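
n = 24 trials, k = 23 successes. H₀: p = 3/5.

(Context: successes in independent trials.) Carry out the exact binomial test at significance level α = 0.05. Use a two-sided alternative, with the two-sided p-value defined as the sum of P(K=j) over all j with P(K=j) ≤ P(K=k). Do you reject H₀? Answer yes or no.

reject H₀: yes

Exact binomial: n=24, k=23, p₀=3/5=0.6000
P(X=j) = C(n,j)·p₀^j·(1−p₀)^(n−j); p = Σ P(X=j) over j with P(X=j) ≤ P(X=23)
p-value (two-sided) = 0.00010
At α=0.05: p < α → reject H₀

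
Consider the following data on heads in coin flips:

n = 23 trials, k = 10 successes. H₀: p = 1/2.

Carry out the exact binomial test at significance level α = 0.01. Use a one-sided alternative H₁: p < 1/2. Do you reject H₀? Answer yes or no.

Exact binomial: n=23, k=10, p₀=1/2=0.5000
P(X≤10) from Σ C(n,i)·p₀^i·(1−p₀)^(n−i)
p-value (one-sided, H₁ less) = 0.33882
At α=0.01: p ≥ α → fail to reject H₀

reject H₀: no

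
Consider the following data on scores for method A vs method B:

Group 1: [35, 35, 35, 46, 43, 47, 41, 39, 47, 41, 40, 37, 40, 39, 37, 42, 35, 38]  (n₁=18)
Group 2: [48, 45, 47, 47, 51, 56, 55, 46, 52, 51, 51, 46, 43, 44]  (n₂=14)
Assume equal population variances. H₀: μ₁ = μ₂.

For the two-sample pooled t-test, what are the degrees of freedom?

df = n₁ + n₂ − 2 = 18 + 14 − 2 = 30

degrees of freedom = 30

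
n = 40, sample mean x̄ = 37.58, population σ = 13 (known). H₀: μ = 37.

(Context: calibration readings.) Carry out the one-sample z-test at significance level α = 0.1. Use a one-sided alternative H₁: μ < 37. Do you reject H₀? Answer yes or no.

reject H₀: no

SE = σ/√n = 13/√40 = 2.0555
z = (x̄−μ₀)/SE = (37.58−37)/2.0555 = 0.2822
p-value (one-sided, H₁ less) = 0.61109
At α=0.1: p ≥ α → fail to reject H₀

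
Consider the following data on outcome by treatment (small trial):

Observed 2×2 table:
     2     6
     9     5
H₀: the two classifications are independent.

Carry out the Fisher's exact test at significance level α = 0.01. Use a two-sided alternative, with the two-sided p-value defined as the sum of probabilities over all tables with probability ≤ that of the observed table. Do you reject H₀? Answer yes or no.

reject H₀: no

Margins: r₁=8, r₂=14, c₁=11, c₂=11, n=22
p_obs = C(8,2)·C(14,9)/C(22,11); sum pmf over tables with pmf ≤ p_obs
p-value (two-sided) = 0.18266
At α=0.01: p ≥ α → fail to reject H₀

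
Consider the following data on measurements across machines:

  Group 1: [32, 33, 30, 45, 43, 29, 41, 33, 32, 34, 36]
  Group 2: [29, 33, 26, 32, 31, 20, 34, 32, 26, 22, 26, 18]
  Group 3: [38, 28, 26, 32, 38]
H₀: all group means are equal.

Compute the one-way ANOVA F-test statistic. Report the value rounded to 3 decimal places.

test statistic = 6.237

Group means [35.27, 27.42, 32.40], grand mean 31.393
SSB = Σnᵢ(x̄ᵢ−x̄)² = 360.380; SSW = ΣΣ(x−x̄ᵢ)² = 722.298
MSB = 360.380/2 = 180.1900; MSW = 722.298/25 = 28.8919
F = MSB/MSW = 6.2367
df = (2, 25)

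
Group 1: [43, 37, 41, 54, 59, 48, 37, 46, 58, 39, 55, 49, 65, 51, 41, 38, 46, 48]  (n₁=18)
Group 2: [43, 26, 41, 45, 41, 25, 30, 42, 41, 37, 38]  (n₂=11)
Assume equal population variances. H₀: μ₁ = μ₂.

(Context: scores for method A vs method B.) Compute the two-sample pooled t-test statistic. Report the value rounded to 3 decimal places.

x̄₁=47.500, s₁=8.241, n₁=18
x̄₂=37.182, s₂=6.983, n₂=11
s_p² = [17·8.241² + 10·6.983²]/27 = 60.8199
SE = √(s_p²·(1/18+1/11)) = 2.9846
t = (47.500−37.182)/2.9846 = 3.4571
df = 27

test statistic = 3.457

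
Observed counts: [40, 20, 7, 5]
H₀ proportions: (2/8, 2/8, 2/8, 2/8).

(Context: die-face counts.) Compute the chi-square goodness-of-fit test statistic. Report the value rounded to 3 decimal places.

n = 72; E_i = n·p_i = [18.00, 18.00, 18.00, 18.00]
χ² = (40−18.00)²/18.00 + (20−18.00)²/18.00 + (7−18.00)²/18.00 + (5−18.00)²/18.00 = 43.2222
df = 3

test statistic = 43.222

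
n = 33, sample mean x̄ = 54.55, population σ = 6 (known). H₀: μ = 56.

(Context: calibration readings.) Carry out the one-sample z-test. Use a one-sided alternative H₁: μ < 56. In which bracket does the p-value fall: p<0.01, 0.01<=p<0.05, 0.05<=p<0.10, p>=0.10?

SE = σ/√n = 6/√33 = 1.0445
z = (x̄−μ₀)/SE = (54.55−56)/1.0445 = -1.3883
p-value (one-sided, H₁ less) = 0.08253
→ bracket: 0.05<=p<0.10

p-value bracket: 0.05<=p<0.10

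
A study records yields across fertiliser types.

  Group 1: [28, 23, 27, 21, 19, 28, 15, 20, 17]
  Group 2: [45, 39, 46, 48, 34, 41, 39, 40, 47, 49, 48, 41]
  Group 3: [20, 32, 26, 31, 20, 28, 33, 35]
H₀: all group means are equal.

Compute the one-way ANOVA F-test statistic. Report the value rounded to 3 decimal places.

test statistic = 48.898

Group means [22.00, 43.08, 28.12], grand mean 32.414
SSB = Σnᵢ(x̄ᵢ−x̄)² = 2489.243; SSW = ΣΣ(x−x̄ᵢ)² = 661.792
MSB = 2489.243/2 = 1244.6214; MSW = 661.792/26 = 25.4535
F = MSB/MSW = 48.8978
df = (2, 26)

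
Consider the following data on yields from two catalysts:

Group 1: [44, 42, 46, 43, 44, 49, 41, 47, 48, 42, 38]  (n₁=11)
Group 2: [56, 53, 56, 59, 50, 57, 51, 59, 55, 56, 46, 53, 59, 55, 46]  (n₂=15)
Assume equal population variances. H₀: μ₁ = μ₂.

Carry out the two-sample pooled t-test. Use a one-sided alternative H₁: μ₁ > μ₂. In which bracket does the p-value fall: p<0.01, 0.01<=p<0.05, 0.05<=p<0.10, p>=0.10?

x̄₁=44.000, s₁=3.286, n₁=11
x̄₂=54.067, s₂=4.250, n₂=15
s_p² = [10·3.286² + 14·4.250²]/24 = 15.0389
SE = √(s_p²·(1/11+1/15)) = 1.5394
t = (44.000−54.067)/1.5394 = -6.5393
df = 24
p-value (one-sided, H₁ greater) = 1.00000
→ bracket: p>=0.10

p-value bracket: p>=0.10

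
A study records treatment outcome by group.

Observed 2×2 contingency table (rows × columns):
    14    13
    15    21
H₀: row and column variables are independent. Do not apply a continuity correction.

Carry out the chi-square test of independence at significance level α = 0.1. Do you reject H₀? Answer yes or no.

reject H₀: no

Row totals [27, 36], col totals [29, 34], n=63
χ² = (14−12.43)²/12.43 + (13−14.57)²/14.57 + (15−16.57)²/16.57 + (21−19.43)²/19.43 = 0.6443
df = 1
p-value (upper-tail) = 0.42217
At α=0.1: p ≥ α → fail to reject H₀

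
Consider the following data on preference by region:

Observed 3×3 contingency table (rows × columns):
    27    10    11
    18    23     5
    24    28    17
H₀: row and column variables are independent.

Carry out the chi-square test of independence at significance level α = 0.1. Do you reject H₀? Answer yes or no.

Row totals [48, 46, 69], col totals [69, 61, 33], n=163
χ² = (27−20.32)²/20.32 + (10−17.96)²/17.96 + (11−9.72)²/9.72 + (18−19.47)²/19.47 + (23−17.21)²/17.21 + (5−9.31)²/9.31 + (24−29.21)²/29.21 + (28−25.82)²/25.82 + (17−13.97)²/13.97 = 11.7190
df = 4
p-value (upper-tail) = 0.01957
At α=0.1: p < α → reject H₀

reject H₀: yes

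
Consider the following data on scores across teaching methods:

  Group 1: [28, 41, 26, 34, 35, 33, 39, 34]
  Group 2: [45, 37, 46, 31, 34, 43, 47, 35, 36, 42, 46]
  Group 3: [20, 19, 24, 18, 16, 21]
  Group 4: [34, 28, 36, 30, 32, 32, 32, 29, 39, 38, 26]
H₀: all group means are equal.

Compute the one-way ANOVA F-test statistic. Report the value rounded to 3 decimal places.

Group means [33.75, 40.18, 19.67, 32.36], grand mean 32.944
SSB = Σnᵢ(x̄ᵢ−x̄)² = 1642.874; SSW = ΣΣ(x−x̄ᵢ)² = 707.015
MSB = 1642.874/3 = 547.6246; MSW = 707.015/32 = 22.0942
F = MSB/MSW = 24.7859
df = (3, 32)

test statistic = 24.786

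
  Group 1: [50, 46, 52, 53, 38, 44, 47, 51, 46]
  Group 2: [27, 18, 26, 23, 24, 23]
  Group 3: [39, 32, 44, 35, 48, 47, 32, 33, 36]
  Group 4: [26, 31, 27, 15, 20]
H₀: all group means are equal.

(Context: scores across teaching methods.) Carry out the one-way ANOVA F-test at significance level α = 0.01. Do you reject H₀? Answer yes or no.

reject H₀: yes

Group means [47.44, 23.50, 38.44, 23.80], grand mean 35.621
SSB = Σnᵢ(x̄ᵢ−x̄)² = 2910.083; SSW = ΣΣ(x−x̄ᵢ)² = 710.744
MSB = 2910.083/3 = 970.0277; MSW = 710.744/25 = 28.4298
F = MSB/MSW = 34.1201
df = (3, 25)
p-value (upper-tail) = 0.00000
At α=0.01: p < α → reject H₀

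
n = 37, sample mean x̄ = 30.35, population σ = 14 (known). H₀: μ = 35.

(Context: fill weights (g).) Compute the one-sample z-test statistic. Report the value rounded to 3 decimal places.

test statistic = -2.020

SE = σ/√n = 14/√37 = 2.3016
z = (x̄−μ₀)/SE = (30.35−35)/2.3016 = -2.0203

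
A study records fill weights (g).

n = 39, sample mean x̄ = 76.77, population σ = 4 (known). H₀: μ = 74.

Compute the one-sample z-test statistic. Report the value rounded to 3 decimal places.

test statistic = 4.325

SE = σ/√n = 4/√39 = 0.6405
z = (x̄−μ₀)/SE = (76.77−74)/0.6405 = 4.3247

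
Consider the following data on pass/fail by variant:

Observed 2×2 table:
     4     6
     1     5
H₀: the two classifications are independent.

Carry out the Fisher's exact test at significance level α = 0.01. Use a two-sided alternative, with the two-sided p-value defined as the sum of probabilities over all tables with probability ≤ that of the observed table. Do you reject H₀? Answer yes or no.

Margins: r₁=10, r₂=6, c₁=5, c₂=11, n=16
p_obs = C(10,4)·C(6,1)/C(16,5); sum pmf over tables with pmf ≤ p_obs
p-value (two-sided) = 0.58791
At α=0.01: p ≥ α → fail to reject H₀

reject H₀: no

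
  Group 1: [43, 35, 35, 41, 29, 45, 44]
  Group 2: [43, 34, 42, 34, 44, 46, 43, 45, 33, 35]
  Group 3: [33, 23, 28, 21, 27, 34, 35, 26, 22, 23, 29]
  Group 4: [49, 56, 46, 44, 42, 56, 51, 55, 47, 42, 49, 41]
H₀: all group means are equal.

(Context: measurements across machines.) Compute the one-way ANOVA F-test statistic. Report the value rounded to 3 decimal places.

Group means [38.86, 39.90, 27.36, 48.17], grand mean 38.750
SSB = Σnᵢ(x̄ᵢ−x̄)² = 2503.531; SSW = ΣΣ(x−x̄ᵢ)² = 1033.969
MSB = 2503.531/3 = 834.5102; MSW = 1033.969/36 = 28.7214
F = MSB/MSW = 29.0554
df = (3, 36)

test statistic = 29.055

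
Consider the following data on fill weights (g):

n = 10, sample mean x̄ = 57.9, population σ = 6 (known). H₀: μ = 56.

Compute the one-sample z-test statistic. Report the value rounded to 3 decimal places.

SE = σ/√n = 6/√10 = 1.8974
z = (x̄−μ₀)/SE = (57.9−56)/1.8974 = 1.0014

test statistic = 1.001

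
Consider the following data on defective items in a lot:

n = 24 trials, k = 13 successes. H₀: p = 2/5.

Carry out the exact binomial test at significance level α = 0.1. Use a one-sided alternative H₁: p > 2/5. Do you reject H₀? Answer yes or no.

reject H₀: no

Exact binomial: n=24, k=13, p₀=2/5=0.4000
P(X≥13) from Σ C(n,i)·p₀^i·(1−p₀)^(n−i)
p-value (one-sided, H₁ greater) = 0.11427
At α=0.1: p ≥ α → fail to reject H₀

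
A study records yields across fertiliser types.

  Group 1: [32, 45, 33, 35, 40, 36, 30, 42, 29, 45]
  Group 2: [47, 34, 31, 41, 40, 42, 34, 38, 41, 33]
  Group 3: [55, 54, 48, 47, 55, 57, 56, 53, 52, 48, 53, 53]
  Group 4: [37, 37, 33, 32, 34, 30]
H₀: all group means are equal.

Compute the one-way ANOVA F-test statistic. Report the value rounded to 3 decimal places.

test statistic = 35.030

Group means [36.70, 38.10, 52.58, 33.83], grand mean 41.632
SSB = Σnᵢ(x̄ᵢ−x̄)² = 2172.092; SSW = ΣΣ(x−x̄ᵢ)² = 702.750
MSB = 2172.092/3 = 724.0307; MSW = 702.750/34 = 20.6691
F = MSB/MSW = 35.0296
df = (3, 34)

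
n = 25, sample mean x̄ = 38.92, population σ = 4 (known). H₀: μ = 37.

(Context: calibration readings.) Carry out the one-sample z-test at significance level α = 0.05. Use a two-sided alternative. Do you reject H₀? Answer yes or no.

reject H₀: yes

SE = σ/√n = 4/√25 = 0.8000
z = (x̄−μ₀)/SE = (38.92−37)/0.8000 = 2.4000
p-value (two-sided) = 0.01640
At α=0.05: p < α → reject H₀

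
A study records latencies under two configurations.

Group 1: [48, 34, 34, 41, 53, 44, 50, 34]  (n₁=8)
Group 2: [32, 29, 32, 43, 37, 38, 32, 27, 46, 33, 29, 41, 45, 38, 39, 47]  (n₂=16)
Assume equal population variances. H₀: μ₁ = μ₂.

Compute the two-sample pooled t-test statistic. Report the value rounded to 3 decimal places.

x̄₁=42.250, s₁=7.723, n₁=8
x̄₂=36.750, s₂=6.434, n₂=16
s_p² = [7·7.723² + 15·6.434²]/22 = 47.2045
SE = √(s_p²·(1/8+1/16)) = 2.9750
t = (42.250−36.750)/2.9750 = 1.8487
df = 22

test statistic = 1.849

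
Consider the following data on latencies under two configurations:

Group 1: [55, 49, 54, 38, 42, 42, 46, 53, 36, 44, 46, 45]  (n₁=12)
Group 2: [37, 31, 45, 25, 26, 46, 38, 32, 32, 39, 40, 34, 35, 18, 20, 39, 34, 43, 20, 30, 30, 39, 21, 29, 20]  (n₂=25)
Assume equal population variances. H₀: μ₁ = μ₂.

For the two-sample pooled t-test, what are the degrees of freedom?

df = n₁ + n₂ − 2 = 12 + 25 − 2 = 35

degrees of freedom = 35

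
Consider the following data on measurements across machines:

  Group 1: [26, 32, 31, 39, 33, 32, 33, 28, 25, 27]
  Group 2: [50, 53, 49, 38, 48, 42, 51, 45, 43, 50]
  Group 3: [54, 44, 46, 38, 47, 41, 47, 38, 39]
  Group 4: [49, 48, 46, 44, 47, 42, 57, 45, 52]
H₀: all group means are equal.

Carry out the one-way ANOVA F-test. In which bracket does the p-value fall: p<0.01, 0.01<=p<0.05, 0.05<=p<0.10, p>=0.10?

p-value bracket: p<0.01

Group means [30.60, 46.90, 43.78, 47.78], grand mean 42.079
SSB = Σnᵢ(x̄ᵢ−x̄)² = 1868.352; SSW = ΣΣ(x−x̄ᵢ)² = 750.411
MSB = 1868.352/3 = 622.7840; MSW = 750.411/34 = 22.0709
F = MSB/MSW = 28.2174
df = (3, 34)
p-value (upper-tail) = 0.00000
→ bracket: p<0.01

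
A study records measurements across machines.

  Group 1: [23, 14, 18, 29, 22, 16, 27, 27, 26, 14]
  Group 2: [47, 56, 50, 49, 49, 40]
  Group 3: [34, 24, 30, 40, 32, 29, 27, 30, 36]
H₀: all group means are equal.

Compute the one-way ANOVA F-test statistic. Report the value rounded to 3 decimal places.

test statistic = 48.635

Group means [21.60, 48.50, 31.33], grand mean 31.560
SSB = Σnᵢ(x̄ᵢ−x̄)² = 2714.260; SSW = ΣΣ(x−x̄ᵢ)² = 613.900
MSB = 2714.260/2 = 1357.1300; MSW = 613.900/22 = 27.9045
F = MSB/MSW = 48.6347
df = (2, 22)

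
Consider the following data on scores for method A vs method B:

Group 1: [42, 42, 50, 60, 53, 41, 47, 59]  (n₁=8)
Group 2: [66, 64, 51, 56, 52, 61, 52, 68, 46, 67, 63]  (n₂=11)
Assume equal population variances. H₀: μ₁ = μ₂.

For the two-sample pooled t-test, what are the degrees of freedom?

df = n₁ + n₂ − 2 = 8 + 11 − 2 = 17

degrees of freedom = 17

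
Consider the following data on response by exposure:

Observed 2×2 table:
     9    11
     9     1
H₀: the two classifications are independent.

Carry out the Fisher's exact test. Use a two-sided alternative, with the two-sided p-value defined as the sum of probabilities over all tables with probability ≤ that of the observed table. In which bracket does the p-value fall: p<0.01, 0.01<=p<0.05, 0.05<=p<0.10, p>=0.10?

p-value bracket: 0.01<=p<0.05

Margins: r₁=20, r₂=10, c₁=18, c₂=12, n=30
p_obs = C(20,9)·C(10,9)/C(30,18); sum pmf over tables with pmf ≤ p_obs
p-value (two-sided) = 0.02353
→ bracket: 0.01<=p<0.05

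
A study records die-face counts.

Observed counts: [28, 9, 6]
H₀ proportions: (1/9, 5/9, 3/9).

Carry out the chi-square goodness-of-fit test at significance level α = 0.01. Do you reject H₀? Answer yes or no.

reject H₀: yes

n = 43; E_i = n·p_i = [4.78, 23.89, 14.33]
χ² = (28−4.78)²/4.78 + (9−23.89)²/23.89 + (6−14.33)²/14.33 = 126.9953
df = 2
p-value (upper-tail) = 0.00000
At α=0.01: p < α → reject H₀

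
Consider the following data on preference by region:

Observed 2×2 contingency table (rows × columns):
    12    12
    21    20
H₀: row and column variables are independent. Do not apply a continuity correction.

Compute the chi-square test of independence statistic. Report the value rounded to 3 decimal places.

test statistic = 0.009

Row totals [24, 41], col totals [33, 32], n=65
χ² = (12−12.18)²/12.18 + (12−11.82)²/11.82 + (21−20.82)²/20.82 + (20−20.18)²/20.18 = 0.0090
df = 1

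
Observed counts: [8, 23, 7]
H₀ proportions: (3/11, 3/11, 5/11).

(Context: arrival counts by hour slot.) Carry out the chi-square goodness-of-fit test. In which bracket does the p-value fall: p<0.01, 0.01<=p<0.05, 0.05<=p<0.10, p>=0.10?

p-value bracket: p<0.01

n = 38; E_i = n·p_i = [10.36, 10.36, 17.27]
χ² = (8−10.36)²/10.36 + (23−10.36)²/10.36 + (7−17.27)²/17.27 = 22.0561
df = 2
p-value (upper-tail) = 0.00002
→ bracket: p<0.01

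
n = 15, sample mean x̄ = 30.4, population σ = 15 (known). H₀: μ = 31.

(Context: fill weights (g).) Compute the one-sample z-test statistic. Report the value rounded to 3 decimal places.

test statistic = -0.155

SE = σ/√n = 15/√15 = 3.8730
z = (x̄−μ₀)/SE = (30.4−31)/3.8730 = -0.1549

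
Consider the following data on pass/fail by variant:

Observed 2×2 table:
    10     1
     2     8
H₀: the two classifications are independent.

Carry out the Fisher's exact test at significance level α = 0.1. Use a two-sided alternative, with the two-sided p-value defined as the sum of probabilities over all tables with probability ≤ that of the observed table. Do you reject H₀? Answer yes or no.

reject H₀: yes

Margins: r₁=11, r₂=10, c₁=12, c₂=9, n=21
p_obs = C(11,10)·C(10,2)/C(21,12); sum pmf over tables with pmf ≤ p_obs
p-value (two-sided) = 0.00191
At α=0.1: p < α → reject H₀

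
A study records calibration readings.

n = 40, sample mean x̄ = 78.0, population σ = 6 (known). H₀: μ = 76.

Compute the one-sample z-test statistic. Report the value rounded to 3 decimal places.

test statistic = 2.108

SE = σ/√n = 6/√40 = 0.9487
z = (x̄−μ₀)/SE = (78.0−76)/0.9487 = 2.1082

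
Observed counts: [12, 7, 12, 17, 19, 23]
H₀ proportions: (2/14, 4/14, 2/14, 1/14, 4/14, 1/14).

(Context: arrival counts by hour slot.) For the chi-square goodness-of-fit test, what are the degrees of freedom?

degrees of freedom = 5

df = k − 1 = 6 − 1 = 5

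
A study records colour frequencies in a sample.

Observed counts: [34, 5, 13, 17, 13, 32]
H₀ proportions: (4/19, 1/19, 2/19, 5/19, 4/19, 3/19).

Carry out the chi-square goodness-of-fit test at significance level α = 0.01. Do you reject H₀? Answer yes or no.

reject H₀: yes

n = 114; E_i = n·p_i = [24.00, 6.00, 12.00, 30.00, 24.00, 18.00]
χ² = (34−24.00)²/24.00 + (5−6.00)²/6.00 + (13−12.00)²/12.00 + (17−30.00)²/30.00 + (13−24.00)²/24.00 + (32−18.00)²/18.00 = 25.9806
df = 5
p-value (upper-tail) = 0.00009
At α=0.01: p < α → reject H₀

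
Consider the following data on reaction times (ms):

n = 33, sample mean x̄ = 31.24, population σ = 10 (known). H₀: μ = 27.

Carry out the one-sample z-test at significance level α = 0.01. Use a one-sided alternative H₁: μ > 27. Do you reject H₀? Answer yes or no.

SE = σ/√n = 10/√33 = 1.7408
z = (x̄−μ₀)/SE = (31.24−27)/1.7408 = 2.4357
p-value (one-sided, H₁ greater) = 0.00743
At α=0.01: p < α → reject H₀

reject H₀: yes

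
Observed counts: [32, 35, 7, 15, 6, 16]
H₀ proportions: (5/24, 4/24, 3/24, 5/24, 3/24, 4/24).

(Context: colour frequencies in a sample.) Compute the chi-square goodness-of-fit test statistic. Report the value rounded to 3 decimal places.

n = 111; E_i = n·p_i = [23.12, 18.50, 13.88, 23.12, 13.88, 18.50]
χ² = (32−23.12)²/23.12 + (35−18.50)²/18.50 + (7−13.88)²/13.88 + (15−23.12)²/23.12 + (6−13.88)²/13.88 + (16−18.50)²/18.50 = 29.1910
df = 5

test statistic = 29.191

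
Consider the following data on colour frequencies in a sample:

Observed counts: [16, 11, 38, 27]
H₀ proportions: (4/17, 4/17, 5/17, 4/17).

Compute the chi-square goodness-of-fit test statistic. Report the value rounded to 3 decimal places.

n = 92; E_i = n·p_i = [21.65, 21.65, 27.06, 21.65]
χ² = (16−21.65)²/21.65 + (11−21.65)²/21.65 + (38−27.06)²/27.06 + (27−21.65)²/21.65 = 12.4576
df = 3

test statistic = 12.458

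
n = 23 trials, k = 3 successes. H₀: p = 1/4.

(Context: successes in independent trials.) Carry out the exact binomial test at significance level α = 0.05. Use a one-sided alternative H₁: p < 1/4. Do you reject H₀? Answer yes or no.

reject H₀: no

Exact binomial: n=23, k=3, p₀=1/4=0.2500
P(X≤3) from Σ C(n,i)·p₀^i·(1−p₀)^(n−i)
p-value (one-sided, H₁ less) = 0.13696
At α=0.05: p ≥ α → fail to reject H₀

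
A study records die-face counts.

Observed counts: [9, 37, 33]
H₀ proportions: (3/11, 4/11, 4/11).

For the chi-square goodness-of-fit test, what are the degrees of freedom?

df = k − 1 = 3 − 1 = 2

degrees of freedom = 2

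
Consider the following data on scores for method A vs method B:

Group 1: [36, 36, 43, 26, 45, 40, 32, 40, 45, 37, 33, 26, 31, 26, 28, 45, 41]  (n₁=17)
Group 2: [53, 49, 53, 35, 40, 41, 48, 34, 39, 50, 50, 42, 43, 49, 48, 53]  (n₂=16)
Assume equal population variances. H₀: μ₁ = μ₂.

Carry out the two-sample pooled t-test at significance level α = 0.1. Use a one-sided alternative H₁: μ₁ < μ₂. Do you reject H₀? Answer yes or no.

x̄₁=35.882, s₁=6.909, n₁=17
x̄₂=45.438, s₂=6.324, n₂=16
s_p² = [16·6.909² + 15·6.324²]/31 = 43.9904
SE = √(s_p²·(1/17+1/16)) = 2.3102
t = (35.882−45.438)/2.3102 = -4.1361
df = 31
p-value (one-sided, H₁ less) = 0.00012
At α=0.1: p < α → reject H₀

reject H₀: yes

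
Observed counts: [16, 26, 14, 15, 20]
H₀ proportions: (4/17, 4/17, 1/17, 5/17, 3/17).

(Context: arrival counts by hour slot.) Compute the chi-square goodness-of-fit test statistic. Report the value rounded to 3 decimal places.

n = 91; E_i = n·p_i = [21.41, 21.41, 5.35, 26.76, 16.06]
χ² = (16−21.41)²/21.41 + (26−21.41)²/21.41 + (14−5.35)²/5.35 + (15−26.76)²/26.76 + (20−16.06)²/16.06 = 22.4579
df = 4

test statistic = 22.458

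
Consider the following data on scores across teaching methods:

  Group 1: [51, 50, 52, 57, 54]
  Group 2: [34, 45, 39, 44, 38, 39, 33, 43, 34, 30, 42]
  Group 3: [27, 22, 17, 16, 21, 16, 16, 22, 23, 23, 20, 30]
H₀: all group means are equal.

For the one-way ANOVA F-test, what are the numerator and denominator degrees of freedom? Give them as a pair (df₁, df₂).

degrees of freedom = [2, 25]

k = 3 groups, N = 28 total
df = (k−1, N−k) = (3−1, 28−3) = (2, 25)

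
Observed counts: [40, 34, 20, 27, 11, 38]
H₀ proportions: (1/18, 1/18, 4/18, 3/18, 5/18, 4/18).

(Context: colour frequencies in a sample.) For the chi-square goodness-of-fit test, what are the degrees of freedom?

df = k − 1 = 6 − 1 = 5

degrees of freedom = 5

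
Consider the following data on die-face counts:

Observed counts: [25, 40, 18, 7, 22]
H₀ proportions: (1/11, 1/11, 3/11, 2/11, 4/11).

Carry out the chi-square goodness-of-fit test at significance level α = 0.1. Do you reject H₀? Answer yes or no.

reject H₀: yes

n = 112; E_i = n·p_i = [10.18, 10.18, 30.55, 20.36, 40.73]
χ² = (25−10.18)²/10.18 + (40−10.18)²/10.18 + (18−30.55)²/30.55 + (7−20.36)²/20.36 + (22−40.73)²/40.73 = 131.4241
df = 4
p-value (upper-tail) = 0.00000
At α=0.1: p < α → reject H₀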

===

Using only the listing above, restate exactly the lines from the line containing "Group 3: [38, 28, 26, 32, 38]" through the line containing "H₀ proportions: (2/8, 2/8, 2/8, 2/8).", both included.

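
  Group 3: [38, 28, 26, 32, 38]
H₀: all group means are equal.

Compute the one-way ANOVA F-test statistic. Report the value rounded to 3 decimal places.

test statistic = 6.237

Group means [35.27, 27.42, 32.40], grand mean 31.393
SSB = Σnᵢ(x̄ᵢ−x̄)² = 360.380; SSW = ΣΣ(x−x̄ᵢ)² = 722.298
MSB = 360.380/2 = 180.1900; MSW = 722.298/25 = 28.8919
F = MSB/MSW = 6.2367
df = (2, 25)

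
Group 1: [43, 37, 41, 54, 59, 48, 37, 46, 58, 39, 55, 49, 65, 51, 41, 38, 46, 48]  (n₁=18)
Group 2: [43, 26, 41, 45, 41, 25, 30, 42, 41, 37, 38]  (n₂=11)
Assume equal population variances. H₀: μ₁ = μ₂.

(Context: scores for method A vs method B.) Compute the two-sample pooled t-test statistic. Report the value rounded to 3 decimal places.

x̄₁=47.500, s₁=8.241, n₁=18
x̄₂=37.182, s₂=6.983, n₂=11
s_p² = [17·8.241² + 10·6.983²]/27 = 60.8199
SE = √(s_p²·(1/18+1/11)) = 2.9846
t = (47.500−37.182)/2.9846 = 3.4571
df = 27

test statistic = 3.457

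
Observed counts: [40, 20, 7, 5]
H₀ proportions: (2/8, 2/8, 2/8, 2/8).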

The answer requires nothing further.